- To do: Would you transcribe the line that holds "2.73 | 2.65 |", plus every line beneath it through the end of the data, exactly and with nothing added?

Information given section start

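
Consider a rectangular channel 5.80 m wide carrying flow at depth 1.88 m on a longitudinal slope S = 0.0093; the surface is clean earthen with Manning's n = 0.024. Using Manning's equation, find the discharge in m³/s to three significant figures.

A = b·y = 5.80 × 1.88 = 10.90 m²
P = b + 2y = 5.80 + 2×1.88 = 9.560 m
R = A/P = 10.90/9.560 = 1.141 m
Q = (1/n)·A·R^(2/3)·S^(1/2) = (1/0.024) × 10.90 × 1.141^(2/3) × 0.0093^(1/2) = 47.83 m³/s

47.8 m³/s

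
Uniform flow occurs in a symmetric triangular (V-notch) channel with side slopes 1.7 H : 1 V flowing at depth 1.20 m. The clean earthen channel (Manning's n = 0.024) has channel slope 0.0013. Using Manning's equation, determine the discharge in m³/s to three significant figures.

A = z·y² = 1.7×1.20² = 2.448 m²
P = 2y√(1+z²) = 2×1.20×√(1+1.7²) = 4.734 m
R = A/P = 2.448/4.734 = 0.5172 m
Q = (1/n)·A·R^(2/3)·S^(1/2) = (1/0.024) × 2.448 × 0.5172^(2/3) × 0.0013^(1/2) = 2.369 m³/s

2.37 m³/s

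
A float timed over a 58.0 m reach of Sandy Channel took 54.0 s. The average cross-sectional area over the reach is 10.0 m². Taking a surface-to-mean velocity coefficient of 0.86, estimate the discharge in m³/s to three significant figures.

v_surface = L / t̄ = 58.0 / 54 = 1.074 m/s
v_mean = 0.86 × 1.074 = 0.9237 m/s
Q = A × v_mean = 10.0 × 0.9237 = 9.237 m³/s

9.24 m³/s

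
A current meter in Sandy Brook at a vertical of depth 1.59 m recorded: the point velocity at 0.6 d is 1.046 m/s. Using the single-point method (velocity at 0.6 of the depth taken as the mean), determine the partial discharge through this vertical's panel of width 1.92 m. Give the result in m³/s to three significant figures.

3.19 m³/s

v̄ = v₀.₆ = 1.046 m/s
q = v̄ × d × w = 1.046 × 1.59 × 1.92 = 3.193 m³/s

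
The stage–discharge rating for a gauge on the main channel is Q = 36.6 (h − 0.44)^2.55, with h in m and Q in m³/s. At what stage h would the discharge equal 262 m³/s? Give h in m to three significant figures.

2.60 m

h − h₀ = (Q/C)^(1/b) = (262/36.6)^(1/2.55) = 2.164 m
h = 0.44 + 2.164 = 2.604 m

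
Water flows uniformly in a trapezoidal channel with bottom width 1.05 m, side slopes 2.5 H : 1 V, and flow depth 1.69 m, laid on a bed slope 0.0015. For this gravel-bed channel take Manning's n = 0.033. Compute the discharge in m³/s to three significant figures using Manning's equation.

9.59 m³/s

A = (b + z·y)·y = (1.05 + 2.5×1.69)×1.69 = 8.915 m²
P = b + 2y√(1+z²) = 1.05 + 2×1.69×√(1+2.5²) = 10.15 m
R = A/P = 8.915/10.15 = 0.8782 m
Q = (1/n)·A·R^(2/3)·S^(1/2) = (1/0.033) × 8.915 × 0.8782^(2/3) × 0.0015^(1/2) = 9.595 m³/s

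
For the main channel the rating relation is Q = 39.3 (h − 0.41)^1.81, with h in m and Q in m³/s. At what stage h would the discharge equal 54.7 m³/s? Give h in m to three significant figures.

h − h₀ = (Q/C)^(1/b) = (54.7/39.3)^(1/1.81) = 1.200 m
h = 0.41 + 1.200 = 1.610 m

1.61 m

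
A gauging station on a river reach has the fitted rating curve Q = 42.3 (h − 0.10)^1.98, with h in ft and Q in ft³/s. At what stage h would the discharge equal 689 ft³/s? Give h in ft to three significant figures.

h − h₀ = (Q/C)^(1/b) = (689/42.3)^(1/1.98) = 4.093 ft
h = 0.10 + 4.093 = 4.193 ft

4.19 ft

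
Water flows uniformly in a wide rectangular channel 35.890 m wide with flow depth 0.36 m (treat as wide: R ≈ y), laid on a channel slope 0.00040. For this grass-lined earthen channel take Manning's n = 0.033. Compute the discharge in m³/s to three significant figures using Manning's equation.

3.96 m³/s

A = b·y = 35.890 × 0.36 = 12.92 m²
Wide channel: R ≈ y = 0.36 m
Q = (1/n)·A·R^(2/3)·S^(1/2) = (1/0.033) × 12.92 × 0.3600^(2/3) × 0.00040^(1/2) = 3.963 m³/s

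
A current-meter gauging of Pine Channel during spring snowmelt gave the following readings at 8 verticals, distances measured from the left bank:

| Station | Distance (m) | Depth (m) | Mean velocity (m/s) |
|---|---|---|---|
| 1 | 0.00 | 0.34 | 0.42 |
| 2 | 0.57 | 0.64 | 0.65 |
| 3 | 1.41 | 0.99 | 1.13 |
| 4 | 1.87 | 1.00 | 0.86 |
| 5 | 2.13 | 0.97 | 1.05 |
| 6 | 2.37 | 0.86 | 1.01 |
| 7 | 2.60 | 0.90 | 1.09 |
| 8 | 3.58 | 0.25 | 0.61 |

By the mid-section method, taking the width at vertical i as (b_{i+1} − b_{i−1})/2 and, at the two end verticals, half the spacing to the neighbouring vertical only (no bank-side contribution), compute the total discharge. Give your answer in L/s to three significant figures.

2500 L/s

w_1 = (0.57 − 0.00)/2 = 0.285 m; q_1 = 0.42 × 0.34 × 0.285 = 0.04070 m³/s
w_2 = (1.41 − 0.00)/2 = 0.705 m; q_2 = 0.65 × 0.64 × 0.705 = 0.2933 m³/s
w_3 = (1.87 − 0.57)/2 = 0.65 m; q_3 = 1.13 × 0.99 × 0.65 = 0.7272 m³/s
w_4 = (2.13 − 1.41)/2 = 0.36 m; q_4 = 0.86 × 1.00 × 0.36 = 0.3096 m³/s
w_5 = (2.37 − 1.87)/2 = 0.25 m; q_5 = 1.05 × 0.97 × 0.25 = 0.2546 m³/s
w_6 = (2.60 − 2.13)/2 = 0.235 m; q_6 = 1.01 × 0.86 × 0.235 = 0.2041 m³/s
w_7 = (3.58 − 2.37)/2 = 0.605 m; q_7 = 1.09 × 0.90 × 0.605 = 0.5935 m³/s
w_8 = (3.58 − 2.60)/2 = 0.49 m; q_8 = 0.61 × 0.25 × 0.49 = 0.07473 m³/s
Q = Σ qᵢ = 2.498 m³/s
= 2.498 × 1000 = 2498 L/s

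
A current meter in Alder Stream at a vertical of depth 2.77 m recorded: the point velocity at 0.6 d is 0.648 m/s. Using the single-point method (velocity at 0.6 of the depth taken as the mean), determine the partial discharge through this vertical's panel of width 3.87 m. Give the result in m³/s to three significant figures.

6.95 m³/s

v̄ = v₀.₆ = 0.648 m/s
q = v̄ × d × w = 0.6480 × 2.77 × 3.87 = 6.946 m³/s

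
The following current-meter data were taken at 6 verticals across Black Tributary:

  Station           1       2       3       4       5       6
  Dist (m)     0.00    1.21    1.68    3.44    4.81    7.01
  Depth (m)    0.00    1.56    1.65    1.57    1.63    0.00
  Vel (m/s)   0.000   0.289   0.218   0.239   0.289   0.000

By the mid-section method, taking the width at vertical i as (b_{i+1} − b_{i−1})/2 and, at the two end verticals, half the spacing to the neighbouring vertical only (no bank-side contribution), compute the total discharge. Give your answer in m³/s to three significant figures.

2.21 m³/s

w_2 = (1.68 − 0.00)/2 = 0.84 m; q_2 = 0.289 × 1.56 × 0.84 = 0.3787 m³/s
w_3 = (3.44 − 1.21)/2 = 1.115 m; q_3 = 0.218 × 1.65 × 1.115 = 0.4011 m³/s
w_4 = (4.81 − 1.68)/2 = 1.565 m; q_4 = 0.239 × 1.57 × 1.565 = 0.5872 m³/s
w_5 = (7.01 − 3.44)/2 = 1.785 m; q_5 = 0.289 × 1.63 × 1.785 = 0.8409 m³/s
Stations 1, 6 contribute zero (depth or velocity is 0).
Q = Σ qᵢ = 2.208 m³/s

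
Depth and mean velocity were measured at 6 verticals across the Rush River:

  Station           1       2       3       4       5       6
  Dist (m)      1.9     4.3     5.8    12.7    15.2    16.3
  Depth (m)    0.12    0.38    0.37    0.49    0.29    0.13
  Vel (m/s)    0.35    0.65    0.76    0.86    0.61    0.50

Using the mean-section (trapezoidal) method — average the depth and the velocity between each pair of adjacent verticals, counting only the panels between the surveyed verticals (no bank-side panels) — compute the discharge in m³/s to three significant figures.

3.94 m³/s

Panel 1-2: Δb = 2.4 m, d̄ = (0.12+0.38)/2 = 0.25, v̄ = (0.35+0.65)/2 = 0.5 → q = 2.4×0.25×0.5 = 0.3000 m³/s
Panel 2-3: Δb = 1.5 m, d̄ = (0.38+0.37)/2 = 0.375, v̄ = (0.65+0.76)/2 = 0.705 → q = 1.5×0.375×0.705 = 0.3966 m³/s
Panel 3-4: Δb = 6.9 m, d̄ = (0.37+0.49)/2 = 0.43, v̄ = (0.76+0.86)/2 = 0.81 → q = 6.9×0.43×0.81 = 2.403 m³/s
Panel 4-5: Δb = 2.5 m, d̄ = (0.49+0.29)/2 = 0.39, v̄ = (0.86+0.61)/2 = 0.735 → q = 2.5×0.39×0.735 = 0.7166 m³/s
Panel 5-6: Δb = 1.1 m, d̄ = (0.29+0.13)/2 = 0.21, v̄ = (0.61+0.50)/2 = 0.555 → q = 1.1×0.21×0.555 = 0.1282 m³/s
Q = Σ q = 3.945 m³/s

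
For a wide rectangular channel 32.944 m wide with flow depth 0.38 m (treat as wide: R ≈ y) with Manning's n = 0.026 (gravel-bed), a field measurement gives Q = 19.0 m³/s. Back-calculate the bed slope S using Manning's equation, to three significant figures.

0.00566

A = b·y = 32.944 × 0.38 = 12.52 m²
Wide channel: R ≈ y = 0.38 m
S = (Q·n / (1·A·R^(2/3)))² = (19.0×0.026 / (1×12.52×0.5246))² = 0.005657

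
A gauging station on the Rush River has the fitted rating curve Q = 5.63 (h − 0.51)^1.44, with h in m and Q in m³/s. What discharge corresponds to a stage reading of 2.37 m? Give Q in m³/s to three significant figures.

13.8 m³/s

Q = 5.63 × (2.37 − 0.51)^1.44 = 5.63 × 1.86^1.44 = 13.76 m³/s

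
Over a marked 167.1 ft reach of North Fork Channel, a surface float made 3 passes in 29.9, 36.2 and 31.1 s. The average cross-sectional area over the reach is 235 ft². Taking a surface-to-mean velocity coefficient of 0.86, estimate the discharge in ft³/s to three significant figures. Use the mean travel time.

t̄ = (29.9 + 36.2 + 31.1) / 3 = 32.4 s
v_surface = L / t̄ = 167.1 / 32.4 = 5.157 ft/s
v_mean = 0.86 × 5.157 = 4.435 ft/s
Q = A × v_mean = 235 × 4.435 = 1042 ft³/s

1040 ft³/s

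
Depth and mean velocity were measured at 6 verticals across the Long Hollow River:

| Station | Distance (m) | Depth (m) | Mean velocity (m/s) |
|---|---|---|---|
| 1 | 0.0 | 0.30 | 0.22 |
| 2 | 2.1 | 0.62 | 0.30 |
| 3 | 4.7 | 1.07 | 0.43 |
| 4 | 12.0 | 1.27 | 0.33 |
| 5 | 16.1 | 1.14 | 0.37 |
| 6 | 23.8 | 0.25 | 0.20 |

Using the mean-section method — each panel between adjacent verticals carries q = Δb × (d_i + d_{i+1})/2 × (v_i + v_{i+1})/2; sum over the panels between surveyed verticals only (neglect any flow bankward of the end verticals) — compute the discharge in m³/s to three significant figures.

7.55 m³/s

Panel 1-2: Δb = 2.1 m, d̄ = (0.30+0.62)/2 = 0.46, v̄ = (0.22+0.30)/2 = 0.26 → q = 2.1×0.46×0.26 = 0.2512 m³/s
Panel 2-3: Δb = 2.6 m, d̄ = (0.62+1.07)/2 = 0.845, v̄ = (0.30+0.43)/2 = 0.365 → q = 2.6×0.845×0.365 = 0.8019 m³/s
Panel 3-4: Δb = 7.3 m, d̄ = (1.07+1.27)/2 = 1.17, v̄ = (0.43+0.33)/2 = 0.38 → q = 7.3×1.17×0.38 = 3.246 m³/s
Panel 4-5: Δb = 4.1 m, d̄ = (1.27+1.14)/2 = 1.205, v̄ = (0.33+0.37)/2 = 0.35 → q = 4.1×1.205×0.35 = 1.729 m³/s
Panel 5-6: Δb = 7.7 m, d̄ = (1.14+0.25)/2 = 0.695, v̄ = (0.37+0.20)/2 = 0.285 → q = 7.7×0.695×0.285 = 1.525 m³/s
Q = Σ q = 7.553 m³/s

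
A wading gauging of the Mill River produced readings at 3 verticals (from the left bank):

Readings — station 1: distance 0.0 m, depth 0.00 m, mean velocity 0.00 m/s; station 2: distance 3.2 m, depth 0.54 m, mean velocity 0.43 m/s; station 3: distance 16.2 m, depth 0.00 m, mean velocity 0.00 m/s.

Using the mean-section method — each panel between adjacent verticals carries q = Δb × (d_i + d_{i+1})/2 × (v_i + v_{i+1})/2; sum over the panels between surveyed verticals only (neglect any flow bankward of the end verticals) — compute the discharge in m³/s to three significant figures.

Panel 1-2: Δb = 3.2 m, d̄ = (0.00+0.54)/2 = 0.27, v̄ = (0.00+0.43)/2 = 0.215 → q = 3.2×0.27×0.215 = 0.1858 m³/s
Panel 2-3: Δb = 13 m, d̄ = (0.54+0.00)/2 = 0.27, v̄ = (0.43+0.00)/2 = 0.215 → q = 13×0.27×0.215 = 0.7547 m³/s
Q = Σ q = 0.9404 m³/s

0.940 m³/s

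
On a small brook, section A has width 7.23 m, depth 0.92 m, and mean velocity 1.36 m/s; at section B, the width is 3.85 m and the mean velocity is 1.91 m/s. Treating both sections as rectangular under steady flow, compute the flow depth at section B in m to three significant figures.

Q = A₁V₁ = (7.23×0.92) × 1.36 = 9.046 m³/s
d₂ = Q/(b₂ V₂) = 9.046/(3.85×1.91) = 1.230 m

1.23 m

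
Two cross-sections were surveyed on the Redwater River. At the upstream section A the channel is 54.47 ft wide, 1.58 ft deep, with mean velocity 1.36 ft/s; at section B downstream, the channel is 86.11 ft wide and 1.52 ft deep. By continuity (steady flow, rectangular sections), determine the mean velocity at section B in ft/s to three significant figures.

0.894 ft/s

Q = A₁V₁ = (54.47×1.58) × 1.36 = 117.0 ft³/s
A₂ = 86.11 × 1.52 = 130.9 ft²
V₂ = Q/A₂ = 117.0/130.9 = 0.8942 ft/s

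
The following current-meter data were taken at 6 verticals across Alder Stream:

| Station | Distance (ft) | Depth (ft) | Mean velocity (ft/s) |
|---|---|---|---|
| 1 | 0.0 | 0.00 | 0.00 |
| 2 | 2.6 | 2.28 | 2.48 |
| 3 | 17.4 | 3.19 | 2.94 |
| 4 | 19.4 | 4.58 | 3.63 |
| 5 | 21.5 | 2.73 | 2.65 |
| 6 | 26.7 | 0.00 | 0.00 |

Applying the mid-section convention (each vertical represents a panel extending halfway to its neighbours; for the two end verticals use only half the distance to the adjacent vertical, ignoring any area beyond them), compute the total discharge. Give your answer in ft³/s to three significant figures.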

Information given section end

- Output of the exercise:
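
| 5 | 21.5 | 2.73 | 2.65 |
| 6 | 26.7 | 0.00 | 0.00 |

Applying the mid-section convention (each vertical represents a panel extending halfway to its neighbours; for the two end verticals use only half the distance to the adjacent vertical, ignoring any area beyond them), compute the total discharge. Give your answer in ft³/s to three significant figures.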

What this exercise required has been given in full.